#### Input material:
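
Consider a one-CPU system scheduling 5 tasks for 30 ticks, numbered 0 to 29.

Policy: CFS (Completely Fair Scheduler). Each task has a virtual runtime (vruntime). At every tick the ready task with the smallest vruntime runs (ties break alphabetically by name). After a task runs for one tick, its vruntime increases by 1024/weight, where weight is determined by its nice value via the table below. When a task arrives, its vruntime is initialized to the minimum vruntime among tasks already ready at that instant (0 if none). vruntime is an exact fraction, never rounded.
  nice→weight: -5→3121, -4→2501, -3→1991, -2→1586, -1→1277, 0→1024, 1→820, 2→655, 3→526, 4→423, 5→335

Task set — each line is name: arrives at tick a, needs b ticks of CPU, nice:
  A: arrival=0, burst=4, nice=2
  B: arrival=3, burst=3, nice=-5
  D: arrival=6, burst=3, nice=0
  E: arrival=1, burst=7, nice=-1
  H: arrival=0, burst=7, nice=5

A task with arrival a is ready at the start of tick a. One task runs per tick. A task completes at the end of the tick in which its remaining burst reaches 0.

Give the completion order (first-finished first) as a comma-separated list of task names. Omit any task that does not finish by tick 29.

completion order = B, D, A, E, H

t=0: vr[A=0 H=0] → run A
t=1: vr[A=1024/655 E=0 H=0] → run E
t=2: vr[A=1024/655 E=1024/1277 H=0] → run H
t=3: vr[A=1024/655 B=1024/1277 E=1024/1277 H=1024/335] → run B
t=4: vr[A=1024/655 B=4503552/3985517 E=1024/1277 H=1024/335] → run E
t=5: vr[A=1024/655 B=4503552/3985517 E=2048/1277 H=1024/335] → run B
t=6: vr[A=1024/655 B=5811200/3985517 D=5811200/3985517 E=2048/1277 H=1024/335] → run B
t=7: vr[A=1024/655 D=5811200/3985517 E=2048/1277 H=1024/335] → run D
t=8: vr[A=1024/655 D=9796717/3985517 E=2048/1277 H=1024/335] → run A
t=9: vr[A=2048/655 D=9796717/3985517 E=2048/1277 H=1024/335] → run E
t=10: vr[A=2048/655 D=9796717/3985517 E=3072/1277 H=1024/335] → run E
t=11: vr[A=2048/655 D=9796717/3985517 E=4096/1277 H=1024/335] → run D
t=12: vr[A=2048/655 D=13782234/3985517 E=4096/1277 H=1024/335] → run H
t=13: vr[A=2048/655 D=13782234/3985517 E=4096/1277 H=2048/335] → run A
t=14: vr[A=3072/655 D=13782234/3985517 E=4096/1277 H=2048/335] → run E
t=15: vr[A=3072/655 D=13782234/3985517 E=5120/1277 H=2048/335] → run D
t=16: vr[A=3072/655 E=5120/1277 H=2048/335] → run E
t=17: vr[A=3072/655 E=6144/1277 H=2048/335] → run A
t=18: vr[E=6144/1277 H=2048/335] → run E
t=19: vr[H=2048/335] → run H
t=20: vr[H=3072/335] → run H
t=21: vr[H=4096/335] → run H
t=22: vr[H=1024/67] → run H
t=23: vr[H=6144/335] → run H
t=24: (idle)
t=25: (idle)
t=26: (idle)
t=27: (idle)
t=28: (idle)
t=29: (idle)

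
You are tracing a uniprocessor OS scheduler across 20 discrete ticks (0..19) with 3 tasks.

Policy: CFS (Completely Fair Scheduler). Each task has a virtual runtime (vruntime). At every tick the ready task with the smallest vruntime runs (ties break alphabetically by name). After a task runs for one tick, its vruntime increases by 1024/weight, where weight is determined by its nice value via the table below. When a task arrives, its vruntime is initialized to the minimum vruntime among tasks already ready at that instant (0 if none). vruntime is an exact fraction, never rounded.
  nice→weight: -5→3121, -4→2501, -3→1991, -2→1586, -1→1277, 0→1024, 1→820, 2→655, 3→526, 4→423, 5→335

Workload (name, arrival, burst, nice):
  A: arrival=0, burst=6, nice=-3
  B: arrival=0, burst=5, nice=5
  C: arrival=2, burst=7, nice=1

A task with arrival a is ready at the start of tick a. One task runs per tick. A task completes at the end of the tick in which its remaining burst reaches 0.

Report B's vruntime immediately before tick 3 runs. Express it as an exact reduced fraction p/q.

vruntime(B, start of tick 3) = 1024/335

t=0: vr[A=0 B=0] → run A
t=1: vr[A=1024/1991 B=0] → run B
t=2: vr[A=1024/1991 B=1024/335 C=1024/1991] → run A
t=3: vr[A=2048/1991 B=1024/335 C=1024/1991] → run C
t=4: vr[A=2048/1991 B=1024/335 C=719616/408155] → run A
t=5: vr[A=3072/1991 B=1024/335 C=719616/408155] → run A
t=6: vr[A=4096/1991 B=1024/335 C=719616/408155] → run C
t=7: vr[A=4096/1991 B=1024/335 C=1229312/408155] → run A
t=8: vr[A=5120/1991 B=1024/335 C=1229312/408155] → run A
t=9: vr[B=1024/335 C=1229312/408155] → run C
t=10: vr[B=1024/335 C=1739008/408155] → run B
t=11: vr[B=2048/335 C=1739008/408155] → run C
t=12: vr[B=2048/335 C=2248704/408155] → run C
t=13: vr[B=2048/335 C=551680/81631] → run B
t=14: vr[B=3072/335 C=551680/81631] → run C
t=15: vr[B=3072/335 C=3268096/408155] → run C
t=16: vr[B=3072/335] → run B
t=17: vr[B=4096/335] → run B
t=18: (idle)
t=19: (idle)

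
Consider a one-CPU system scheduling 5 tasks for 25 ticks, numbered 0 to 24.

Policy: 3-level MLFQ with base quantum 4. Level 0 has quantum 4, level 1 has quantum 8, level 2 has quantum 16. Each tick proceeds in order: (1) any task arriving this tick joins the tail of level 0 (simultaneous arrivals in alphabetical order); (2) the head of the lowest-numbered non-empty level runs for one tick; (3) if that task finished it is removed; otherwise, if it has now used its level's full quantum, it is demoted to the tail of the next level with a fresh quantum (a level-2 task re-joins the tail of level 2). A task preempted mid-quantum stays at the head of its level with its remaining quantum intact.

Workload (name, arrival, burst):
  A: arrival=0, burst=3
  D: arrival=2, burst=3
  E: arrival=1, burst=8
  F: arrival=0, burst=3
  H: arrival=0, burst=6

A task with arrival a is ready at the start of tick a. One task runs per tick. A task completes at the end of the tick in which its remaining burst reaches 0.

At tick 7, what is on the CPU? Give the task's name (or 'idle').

t=0: L0/L1/L2 = AFH/-/- → run A
t=1: L0/L1/L2 = AFHE/-/- → run A
t=2: L0/L1/L2 = AFHED/-/- → run A
t=3: L0/L1/L2 = FHED/-/- → run F
t=4: L0/L1/L2 = FHED/-/- → run F
t=5: L0/L1/L2 = FHED/-/- → run F
t=6: L0/L1/L2 = HED/-/- → run H
t=7: L0/L1/L2 = HED/-/- → run H
t=8: L0/L1/L2 = HED/-/- → run H
t=9: L0/L1/L2 = HED/-/- → run H
t=10: L0/L1/L2 = ED/H/- → run E
t=11: L0/L1/L2 = ED/H/- → run E
t=12: L0/L1/L2 = ED/H/- → run E
t=13: L0/L1/L2 = ED/H/- → run E
t=14: L0/L1/L2 = D/HE/- → run D
t=15: L0/L1/L2 = D/HE/- → run D
t=16: L0/L1/L2 = D/HE/- → run D
t=17: L0/L1/L2 = -/HE/- → run H
t=18: L0/L1/L2 = -/HE/- → run H
t=19: L0/L1/L2 = -/E/- → run E
t=20: L0/L1/L2 = -/E/- → run E
t=21: L0/L1/L2 = -/E/- → run E
t=22: L0/L1/L2 = -/E/- → run E
t=23: (idle)
t=24: (idle)

running at tick 7 = H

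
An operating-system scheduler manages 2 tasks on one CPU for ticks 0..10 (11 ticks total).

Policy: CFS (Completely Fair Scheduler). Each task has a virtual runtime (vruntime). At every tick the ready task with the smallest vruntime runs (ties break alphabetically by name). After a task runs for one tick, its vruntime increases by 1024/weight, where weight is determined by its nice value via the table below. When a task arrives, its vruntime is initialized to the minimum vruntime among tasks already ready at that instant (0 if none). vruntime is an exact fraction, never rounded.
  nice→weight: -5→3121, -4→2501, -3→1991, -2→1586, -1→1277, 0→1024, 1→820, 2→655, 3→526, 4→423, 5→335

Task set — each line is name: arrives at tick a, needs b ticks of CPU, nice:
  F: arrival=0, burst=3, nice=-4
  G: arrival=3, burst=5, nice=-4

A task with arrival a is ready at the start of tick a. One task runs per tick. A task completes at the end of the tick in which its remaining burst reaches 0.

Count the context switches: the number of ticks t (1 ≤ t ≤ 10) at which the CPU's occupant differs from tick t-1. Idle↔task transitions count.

context switches = 2

t=0: vr[F=0] → run F
t=1: vr[F=1024/2501] → run F
t=2: vr[F=2048/2501] → run F
t=3: vr[G=0] → run G
t=4: vr[G=1024/2501] → run G
t=5: vr[G=2048/2501] → run G
t=6: vr[G=3072/2501] → run G
t=7: vr[G=4096/2501] → run G
t=8: (idle)
t=9: (idle)
t=10: (idle)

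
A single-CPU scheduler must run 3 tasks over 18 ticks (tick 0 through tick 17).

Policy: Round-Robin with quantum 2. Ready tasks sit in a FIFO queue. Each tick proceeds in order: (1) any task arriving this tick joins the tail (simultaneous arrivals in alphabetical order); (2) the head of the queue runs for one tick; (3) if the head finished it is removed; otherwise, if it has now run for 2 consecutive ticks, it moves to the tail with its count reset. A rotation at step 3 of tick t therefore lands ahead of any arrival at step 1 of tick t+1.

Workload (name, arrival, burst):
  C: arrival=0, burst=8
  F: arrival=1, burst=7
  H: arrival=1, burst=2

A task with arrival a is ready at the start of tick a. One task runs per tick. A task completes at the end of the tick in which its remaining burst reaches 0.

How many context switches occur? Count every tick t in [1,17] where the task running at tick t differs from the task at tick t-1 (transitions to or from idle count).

context switches = 9

t=0: queue=[C] q_used=0 → run C
t=1: queue=[C,F,H] q_used=1 → run C
t=2: queue=[F,H,C] q_used=0 → run F
t=3: queue=[F,H,C] q_used=1 → run F
t=4: queue=[H,C,F] q_used=0 → run H
t=5: queue=[H,C,F] q_used=1 → run H
t=6: queue=[C,F] q_used=0 → run C
t=7: queue=[C,F] q_used=1 → run C
t=8: queue=[F,C] q_used=0 → run F
t=9: queue=[F,C] q_used=1 → run F
t=10: queue=[C,F] q_used=0 → run C
t=11: queue=[C,F] q_used=1 → run C
t=12: queue=[F,C] q_used=0 → run F
t=13: queue=[F,C] q_used=1 → run F
t=14: queue=[C,F] q_used=0 → run C
t=15: queue=[C,F] q_used=1 → run C
t=16: queue=[F] q_used=0 → run F
t=17: (idle)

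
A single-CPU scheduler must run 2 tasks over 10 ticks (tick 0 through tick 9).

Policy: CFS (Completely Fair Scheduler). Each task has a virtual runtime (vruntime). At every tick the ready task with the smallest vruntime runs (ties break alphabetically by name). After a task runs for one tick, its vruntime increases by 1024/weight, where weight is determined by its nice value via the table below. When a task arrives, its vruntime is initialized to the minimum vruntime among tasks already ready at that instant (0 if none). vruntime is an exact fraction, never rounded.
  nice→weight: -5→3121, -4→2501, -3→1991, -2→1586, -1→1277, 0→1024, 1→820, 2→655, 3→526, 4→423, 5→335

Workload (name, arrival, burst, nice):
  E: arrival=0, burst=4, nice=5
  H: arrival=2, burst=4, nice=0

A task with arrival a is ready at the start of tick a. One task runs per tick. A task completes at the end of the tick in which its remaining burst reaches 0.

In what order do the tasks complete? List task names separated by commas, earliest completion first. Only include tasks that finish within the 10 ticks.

t=0: vr[E=0] → run E
t=1: vr[E=1024/335] → run E
t=2: vr[E=2048/335 H=2048/335] → run E
t=3: vr[E=3072/335 H=2048/335] → run H
t=4: vr[E=3072/335 H=2383/335] → run H
t=5: vr[E=3072/335 H=2718/335] → run H
t=6: vr[E=3072/335 H=3053/335] → run H
t=7: vr[E=3072/335] → run E
t=8: (idle)
t=9: (idle)

completion order = H, E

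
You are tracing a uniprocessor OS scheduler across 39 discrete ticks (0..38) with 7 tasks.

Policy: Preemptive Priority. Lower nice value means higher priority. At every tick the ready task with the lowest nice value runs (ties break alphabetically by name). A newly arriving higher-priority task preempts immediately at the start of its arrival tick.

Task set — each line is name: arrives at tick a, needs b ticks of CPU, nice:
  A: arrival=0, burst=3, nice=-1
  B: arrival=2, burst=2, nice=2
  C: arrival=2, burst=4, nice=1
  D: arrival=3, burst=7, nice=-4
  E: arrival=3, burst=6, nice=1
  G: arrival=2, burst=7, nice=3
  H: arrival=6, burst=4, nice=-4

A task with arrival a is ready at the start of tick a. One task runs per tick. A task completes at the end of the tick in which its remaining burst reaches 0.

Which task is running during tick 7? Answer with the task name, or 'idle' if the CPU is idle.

running at tick 7 = D

t=0: ready={A} → run A
t=1: ready={A} → run A
t=2: ready={A,B,C,G} → run A
t=3: ready={B,C,D,E,G} → run D
t=4: ready={B,C,D,E,G} → run D
t=5: ready={B,C,D,E,G} → run D
t=6: ready={B,C,D,E,G,H} → run D
t=7: ready={B,C,D,E,G,H} → run D
t=8: ready={B,C,D,E,G,H} → run D
t=9: ready={B,C,D,E,G,H} → run D
t=10: ready={B,C,E,G,H} → run H
t=11: ready={B,C,E,G,H} → run H
t=12: ready={B,C,E,G,H} → run H
t=13: ready={B,C,E,G,H} → run H
t=14: ready={B,C,E,G} → run C
t=15: ready={B,C,E,G} → run C
t=16: ready={B,C,E,G} → run C
t=17: ready={B,C,E,G} → run C
t=18: ready={B,E,G} → run E
t=19: ready={B,E,G} → run E
t=20: ready={B,E,G} → run E
t=21: ready={B,E,G} → run E
t=22: ready={B,E,G} → run E
t=23: ready={B,E,G} → run E
t=24: ready={B,G} → run B
t=25: ready={B,G} → run B
t=26: ready={G} → run G
t=27: ready={G} → run G
t=28: ready={G} → run G
t=29: ready={G} → run G
t=30: ready={G} → run G
t=31: ready={G} → run G
t=32: ready={G} → run G
t=33: (idle)
t=34: (idle)
t=35: (idle)
t=36: (idle)
t=37: (idle)
t=38: (idle)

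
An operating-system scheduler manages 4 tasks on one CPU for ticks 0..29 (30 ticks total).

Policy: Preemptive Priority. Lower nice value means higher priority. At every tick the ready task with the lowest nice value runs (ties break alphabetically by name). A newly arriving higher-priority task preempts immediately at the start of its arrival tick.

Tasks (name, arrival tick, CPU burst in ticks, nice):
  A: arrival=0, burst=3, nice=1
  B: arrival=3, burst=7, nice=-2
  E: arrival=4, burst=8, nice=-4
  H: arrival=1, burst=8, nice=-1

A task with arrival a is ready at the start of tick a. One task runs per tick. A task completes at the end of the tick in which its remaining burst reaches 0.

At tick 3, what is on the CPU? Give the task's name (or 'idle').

t=0: ready={A} → run A
t=1: ready={A,H} → run H
t=2: ready={A,H} → run H
t=3: ready={A,B,H} → run B
t=4: ready={A,B,E,H} → run E
t=5: ready={A,B,E,H} → run E
t=6: ready={A,B,E,H} → run E
t=7: ready={A,B,E,H} → run E
t=8: ready={A,B,E,H} → run E
t=9: ready={A,B,E,H} → run E
t=10: ready={A,B,E,H} → run E
t=11: ready={A,B,E,H} → run E
t=12: ready={A,B,H} → run B
t=13: ready={A,B,H} → run B
t=14: ready={A,B,H} → run B
t=15: ready={A,B,H} → run B
t=16: ready={A,B,H} → run B
t=17: ready={A,B,H} → run B
t=18: ready={A,H} → run H
t=19: ready={A,H} → run H
t=20: ready={A,H} → run H
t=21: ready={A,H} → run H
t=22: ready={A,H} → run H
t=23: ready={A,H} → run H
t=24: ready={A} → run A
t=25: ready={A} → run A
t=26: (idle)
t=27: (idle)
t=28: (idle)
t=29: (idle)

running at tick 3 = B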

#### Assignment:
In the records above, each line with the string "discrete" should be copied.

#### Task solution:
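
You are tracing a uniprocessor OS scheduler across 20 discrete ticks (0..19) with 3 tasks.
You are tracing a uniprocessor OS scheduler across 39 discrete ticks (0..38) with 7 tasks.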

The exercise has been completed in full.